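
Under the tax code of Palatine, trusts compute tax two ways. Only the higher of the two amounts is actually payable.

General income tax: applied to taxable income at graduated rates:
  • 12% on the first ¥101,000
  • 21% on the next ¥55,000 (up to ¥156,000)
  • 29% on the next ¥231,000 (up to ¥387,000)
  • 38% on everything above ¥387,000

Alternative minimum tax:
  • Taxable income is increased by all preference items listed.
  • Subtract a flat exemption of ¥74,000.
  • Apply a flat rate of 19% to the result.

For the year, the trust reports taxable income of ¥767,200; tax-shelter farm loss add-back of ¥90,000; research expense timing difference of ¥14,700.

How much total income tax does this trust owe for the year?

Alternative minimum tax:
  Adjusted income: ¥767,200 + ¥90,000 + ¥14,700 = ¥871,900
  Less exemption ¥74,000 → base ¥797,900
  ¥797,900 × 19% = ¥151,601

General income tax:
  ¥101,000 × 12% = ¥12,120
  ¥55,000 × 21% = ¥11,550
  ¥231,000 × 29% = ¥66,990
  ¥380,200 × 38% = ¥144,476
  → ¥235,136

¥235,136 > ¥151,601, so the general income tax governs.

¥235,136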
◆ ◆ ◆ ◆ ◆ ◆ ◆
◆ **Your task**
What you copy should begin at the line with "(up to ¥387,000)" and end at the final line of the listing, each line exactly as it is.

◆ **Written solution**
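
  • 29% on the next ¥231,000 (up to ¥387,000)
  • 38% on everything above ¥387,000

Alternative minimum tax:
  • Taxable income is increased by all preference items listed.
  • Subtract a flat exemption of ¥74,000.
  • Apply a flat rate of 19% to the result.

For the year, the trust reports taxable income of ¥767,200; tax-shelter farm loss add-back of ¥90,000; research expense timing difference of ¥14,700.

How much total income tax does this trust owe for the year?

Alternative minimum tax:
  Adjusted income: ¥767,200 + ¥90,000 + ¥14,700 = ¥871,900
  Less exemption ¥74,000 → base ¥797,900
  ¥797,900 × 19% = ¥151,601

General income tax:
  ¥101,000 × 12% = ¥12,120
  ¥55,000 × 21% = ¥11,550
  ¥231,000 × 29% = ¥66,990
  ¥380,200 × 38% = ¥144,476
  → ¥235,136

¥235,136 > ¥151,601, so the general income tax governs.

¥235,136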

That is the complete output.